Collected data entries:
= = = = =

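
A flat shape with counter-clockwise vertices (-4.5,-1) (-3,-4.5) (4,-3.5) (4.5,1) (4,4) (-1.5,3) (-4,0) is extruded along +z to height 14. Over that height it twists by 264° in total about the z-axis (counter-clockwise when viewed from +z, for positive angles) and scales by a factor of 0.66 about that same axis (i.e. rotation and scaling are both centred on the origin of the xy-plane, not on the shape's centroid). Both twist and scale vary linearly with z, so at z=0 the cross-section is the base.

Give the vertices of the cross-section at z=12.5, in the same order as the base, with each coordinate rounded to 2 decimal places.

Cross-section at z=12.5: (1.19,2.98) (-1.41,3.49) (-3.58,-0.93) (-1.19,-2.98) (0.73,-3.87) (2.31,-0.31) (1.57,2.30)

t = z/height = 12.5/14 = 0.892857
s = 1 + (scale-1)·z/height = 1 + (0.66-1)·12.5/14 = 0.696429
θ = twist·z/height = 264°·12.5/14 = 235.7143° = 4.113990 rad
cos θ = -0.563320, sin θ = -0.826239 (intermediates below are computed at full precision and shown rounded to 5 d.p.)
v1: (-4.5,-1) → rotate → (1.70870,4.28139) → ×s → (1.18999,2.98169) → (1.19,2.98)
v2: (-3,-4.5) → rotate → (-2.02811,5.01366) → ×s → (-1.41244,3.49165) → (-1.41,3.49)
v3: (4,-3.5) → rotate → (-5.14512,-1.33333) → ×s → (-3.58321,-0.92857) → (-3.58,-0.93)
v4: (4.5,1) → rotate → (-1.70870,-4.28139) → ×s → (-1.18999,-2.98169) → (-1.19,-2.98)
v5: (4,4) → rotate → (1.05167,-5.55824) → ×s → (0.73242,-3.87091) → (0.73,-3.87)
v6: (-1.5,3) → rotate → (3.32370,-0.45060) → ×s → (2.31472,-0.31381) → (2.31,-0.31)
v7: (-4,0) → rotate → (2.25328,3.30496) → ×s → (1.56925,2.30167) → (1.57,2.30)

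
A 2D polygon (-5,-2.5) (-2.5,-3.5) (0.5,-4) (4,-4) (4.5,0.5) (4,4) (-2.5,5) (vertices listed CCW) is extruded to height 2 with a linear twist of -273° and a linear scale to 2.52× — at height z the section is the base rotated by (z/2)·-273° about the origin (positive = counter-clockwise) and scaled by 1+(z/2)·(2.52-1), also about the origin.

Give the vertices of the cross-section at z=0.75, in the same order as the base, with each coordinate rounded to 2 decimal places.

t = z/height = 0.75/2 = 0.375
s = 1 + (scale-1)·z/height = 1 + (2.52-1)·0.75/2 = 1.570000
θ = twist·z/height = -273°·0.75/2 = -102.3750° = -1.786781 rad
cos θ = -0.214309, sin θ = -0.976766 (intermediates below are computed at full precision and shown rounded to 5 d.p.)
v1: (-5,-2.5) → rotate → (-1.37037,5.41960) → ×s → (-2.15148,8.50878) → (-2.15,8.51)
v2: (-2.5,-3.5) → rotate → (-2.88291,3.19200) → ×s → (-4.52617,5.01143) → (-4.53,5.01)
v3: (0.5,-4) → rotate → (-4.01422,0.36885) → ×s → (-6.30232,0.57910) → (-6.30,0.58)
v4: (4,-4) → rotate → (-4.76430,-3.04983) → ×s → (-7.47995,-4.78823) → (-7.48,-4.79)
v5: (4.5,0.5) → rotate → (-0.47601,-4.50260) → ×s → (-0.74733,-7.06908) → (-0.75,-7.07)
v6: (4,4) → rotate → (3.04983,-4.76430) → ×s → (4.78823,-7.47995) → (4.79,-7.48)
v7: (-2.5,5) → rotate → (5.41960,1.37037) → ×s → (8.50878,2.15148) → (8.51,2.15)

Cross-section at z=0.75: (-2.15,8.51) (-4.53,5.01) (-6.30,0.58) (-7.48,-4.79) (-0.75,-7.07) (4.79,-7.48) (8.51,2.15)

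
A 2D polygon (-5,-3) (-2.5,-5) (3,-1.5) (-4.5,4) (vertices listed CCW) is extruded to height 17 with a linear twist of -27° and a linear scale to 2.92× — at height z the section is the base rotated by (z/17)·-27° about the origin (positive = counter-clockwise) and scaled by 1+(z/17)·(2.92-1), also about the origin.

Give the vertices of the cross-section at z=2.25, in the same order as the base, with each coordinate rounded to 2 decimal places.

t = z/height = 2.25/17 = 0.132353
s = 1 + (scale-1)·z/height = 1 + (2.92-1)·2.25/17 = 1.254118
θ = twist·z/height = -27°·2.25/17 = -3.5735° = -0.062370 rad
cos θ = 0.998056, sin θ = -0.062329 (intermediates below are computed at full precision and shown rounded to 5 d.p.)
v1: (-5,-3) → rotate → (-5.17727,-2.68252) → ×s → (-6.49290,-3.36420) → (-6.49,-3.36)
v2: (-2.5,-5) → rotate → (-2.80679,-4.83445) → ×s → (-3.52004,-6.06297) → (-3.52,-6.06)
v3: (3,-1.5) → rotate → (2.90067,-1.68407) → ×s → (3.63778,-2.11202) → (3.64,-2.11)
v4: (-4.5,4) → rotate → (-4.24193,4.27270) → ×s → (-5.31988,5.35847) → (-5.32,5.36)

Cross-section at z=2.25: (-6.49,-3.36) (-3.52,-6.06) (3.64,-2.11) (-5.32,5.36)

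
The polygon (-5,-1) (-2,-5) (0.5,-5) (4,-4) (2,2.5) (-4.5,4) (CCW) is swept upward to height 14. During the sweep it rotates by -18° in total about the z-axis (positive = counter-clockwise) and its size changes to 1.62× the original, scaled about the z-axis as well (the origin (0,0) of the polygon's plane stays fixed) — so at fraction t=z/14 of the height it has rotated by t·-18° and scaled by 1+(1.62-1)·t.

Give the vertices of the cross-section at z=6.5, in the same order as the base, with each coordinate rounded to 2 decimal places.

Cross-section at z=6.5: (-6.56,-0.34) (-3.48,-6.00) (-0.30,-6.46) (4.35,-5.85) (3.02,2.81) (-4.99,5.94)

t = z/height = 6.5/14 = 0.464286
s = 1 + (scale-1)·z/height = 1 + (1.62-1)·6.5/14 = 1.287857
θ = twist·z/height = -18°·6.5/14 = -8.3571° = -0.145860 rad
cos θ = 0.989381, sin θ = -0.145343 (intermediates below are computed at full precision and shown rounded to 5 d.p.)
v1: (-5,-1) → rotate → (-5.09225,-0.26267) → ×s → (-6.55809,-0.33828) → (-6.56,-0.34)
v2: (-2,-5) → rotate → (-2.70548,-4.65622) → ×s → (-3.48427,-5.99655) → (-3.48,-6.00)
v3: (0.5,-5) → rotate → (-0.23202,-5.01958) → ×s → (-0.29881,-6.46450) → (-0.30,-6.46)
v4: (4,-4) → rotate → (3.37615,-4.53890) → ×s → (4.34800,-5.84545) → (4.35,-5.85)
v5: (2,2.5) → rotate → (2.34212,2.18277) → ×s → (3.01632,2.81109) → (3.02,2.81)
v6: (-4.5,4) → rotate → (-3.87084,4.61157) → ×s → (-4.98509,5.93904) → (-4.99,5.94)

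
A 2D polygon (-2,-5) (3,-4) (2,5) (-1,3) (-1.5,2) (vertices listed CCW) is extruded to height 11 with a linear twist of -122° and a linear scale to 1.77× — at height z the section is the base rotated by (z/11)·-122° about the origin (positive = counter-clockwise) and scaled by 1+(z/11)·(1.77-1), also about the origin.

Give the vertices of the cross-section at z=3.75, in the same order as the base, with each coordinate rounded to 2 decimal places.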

= = = = =

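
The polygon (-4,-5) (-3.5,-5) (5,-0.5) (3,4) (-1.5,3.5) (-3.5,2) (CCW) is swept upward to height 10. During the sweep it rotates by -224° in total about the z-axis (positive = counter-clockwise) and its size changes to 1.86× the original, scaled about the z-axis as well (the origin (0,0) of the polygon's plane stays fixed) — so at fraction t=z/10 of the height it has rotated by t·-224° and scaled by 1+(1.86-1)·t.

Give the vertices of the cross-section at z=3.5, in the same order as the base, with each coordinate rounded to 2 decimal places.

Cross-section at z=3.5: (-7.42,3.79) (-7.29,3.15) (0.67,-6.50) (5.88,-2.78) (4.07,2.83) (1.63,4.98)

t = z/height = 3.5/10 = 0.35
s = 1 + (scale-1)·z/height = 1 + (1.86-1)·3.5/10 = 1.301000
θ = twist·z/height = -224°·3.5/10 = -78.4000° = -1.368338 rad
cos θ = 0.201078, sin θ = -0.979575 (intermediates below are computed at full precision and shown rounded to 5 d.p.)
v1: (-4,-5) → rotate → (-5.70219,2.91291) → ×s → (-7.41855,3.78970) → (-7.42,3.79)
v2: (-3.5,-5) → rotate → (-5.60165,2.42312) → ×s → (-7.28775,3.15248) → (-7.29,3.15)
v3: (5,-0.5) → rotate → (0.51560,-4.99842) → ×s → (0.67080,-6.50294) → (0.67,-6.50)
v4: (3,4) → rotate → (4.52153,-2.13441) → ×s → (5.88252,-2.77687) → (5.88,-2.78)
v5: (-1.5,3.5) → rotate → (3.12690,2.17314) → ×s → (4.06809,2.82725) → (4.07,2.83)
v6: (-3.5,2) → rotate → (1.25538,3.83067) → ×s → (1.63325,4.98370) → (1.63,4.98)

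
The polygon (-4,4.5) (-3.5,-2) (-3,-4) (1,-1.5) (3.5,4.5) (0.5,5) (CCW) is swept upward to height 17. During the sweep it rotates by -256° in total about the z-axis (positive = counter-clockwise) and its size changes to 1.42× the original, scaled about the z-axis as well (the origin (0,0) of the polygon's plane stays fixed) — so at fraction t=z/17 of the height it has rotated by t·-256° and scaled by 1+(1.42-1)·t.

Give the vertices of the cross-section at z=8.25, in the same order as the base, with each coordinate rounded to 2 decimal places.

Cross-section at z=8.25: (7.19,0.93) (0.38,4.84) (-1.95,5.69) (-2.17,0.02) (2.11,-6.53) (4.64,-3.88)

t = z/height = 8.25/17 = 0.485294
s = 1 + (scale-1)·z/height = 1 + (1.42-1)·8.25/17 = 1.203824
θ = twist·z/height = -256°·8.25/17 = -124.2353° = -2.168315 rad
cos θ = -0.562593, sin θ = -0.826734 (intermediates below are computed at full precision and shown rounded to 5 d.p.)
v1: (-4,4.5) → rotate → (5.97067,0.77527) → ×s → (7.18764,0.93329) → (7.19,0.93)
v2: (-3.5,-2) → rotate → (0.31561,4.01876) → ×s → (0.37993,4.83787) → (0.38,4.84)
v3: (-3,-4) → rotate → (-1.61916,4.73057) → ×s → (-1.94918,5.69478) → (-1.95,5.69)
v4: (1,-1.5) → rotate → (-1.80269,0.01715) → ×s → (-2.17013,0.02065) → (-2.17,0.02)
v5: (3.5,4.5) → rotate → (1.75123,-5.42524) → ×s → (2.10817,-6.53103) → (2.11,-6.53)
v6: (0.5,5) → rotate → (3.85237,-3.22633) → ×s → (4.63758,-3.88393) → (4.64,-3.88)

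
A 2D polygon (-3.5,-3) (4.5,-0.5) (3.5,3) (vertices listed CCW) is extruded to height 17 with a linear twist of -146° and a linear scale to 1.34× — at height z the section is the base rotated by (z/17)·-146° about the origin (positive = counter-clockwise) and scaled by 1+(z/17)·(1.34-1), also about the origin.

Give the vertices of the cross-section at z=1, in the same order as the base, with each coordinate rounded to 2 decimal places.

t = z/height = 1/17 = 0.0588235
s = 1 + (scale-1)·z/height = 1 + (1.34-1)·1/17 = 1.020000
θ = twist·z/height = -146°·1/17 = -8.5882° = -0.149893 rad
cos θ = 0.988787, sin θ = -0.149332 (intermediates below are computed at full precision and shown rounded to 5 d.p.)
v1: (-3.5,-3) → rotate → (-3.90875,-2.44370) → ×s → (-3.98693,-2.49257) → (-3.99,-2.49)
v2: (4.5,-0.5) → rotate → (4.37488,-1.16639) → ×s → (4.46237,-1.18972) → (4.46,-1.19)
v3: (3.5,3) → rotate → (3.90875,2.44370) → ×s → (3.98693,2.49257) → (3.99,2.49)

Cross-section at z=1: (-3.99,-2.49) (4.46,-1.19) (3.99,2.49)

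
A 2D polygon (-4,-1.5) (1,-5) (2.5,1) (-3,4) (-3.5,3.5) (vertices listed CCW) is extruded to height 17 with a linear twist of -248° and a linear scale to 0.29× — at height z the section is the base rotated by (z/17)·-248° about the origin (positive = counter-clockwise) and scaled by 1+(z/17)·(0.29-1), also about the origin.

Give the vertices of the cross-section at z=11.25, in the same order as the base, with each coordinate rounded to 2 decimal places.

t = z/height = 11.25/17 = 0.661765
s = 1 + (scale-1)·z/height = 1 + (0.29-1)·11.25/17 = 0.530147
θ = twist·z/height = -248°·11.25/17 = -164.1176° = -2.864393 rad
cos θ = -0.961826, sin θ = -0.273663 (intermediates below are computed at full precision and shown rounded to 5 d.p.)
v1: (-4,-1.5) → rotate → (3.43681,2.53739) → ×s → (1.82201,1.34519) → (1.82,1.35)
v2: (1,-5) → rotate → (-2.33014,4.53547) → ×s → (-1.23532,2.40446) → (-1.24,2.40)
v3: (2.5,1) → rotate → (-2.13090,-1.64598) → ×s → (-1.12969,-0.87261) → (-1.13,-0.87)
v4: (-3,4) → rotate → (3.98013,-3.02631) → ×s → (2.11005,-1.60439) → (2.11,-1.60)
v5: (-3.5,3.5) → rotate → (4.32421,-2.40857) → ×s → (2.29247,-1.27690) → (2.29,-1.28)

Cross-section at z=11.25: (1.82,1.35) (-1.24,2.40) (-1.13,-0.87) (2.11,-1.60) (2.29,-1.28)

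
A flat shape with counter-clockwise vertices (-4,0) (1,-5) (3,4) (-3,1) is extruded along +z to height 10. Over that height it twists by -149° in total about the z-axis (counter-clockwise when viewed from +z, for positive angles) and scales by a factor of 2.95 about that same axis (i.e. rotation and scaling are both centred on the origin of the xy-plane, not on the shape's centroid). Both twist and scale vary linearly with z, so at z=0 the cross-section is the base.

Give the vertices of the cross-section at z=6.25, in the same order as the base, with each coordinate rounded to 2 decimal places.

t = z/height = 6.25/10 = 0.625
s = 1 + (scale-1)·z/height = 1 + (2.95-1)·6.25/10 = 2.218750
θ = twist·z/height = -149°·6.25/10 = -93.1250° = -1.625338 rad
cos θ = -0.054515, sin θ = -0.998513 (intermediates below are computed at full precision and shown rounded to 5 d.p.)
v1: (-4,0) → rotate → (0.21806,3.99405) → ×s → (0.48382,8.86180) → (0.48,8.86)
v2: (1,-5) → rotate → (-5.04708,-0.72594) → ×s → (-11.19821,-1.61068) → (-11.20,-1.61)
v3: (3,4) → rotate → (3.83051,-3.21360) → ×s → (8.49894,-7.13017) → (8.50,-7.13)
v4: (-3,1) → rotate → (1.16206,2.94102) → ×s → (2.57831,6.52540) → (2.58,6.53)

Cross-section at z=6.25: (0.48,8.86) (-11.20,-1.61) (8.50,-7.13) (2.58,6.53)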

= = = = =

Exercise prompt:
Where a line above holds the word "both", copy it.

Exercise output:
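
A flat shape with counter-clockwise vertices (-4.5,-1) (-3,-4.5) (4,-3.5) (4.5,1) (4,4) (-1.5,3) (-4,0) is extruded along +z to height 14. Over that height it twists by 264° in total about the z-axis (counter-clockwise when viewed from +z, for positive angles) and scales by a factor of 0.66 about that same axis (i.e. rotation and scaling are both centred on the origin of the xy-plane, not on the shape's centroid). Both twist and scale vary linearly with z, so at z=0 the cross-section is the base.
A flat shape with counter-clockwise vertices (-4,0) (1,-5) (3,4) (-3,1) is extruded along +z to height 10. Over that height it twists by -149° in total about the z-axis (counter-clockwise when viewed from +z, for positive angles) and scales by a factor of 2.95 about that same axis (i.e. rotation and scaling are both centred on the origin of the xy-plane, not on the shape's centroid). Both twist and scale vary linearly with z, so at z=0 the cross-section is the base.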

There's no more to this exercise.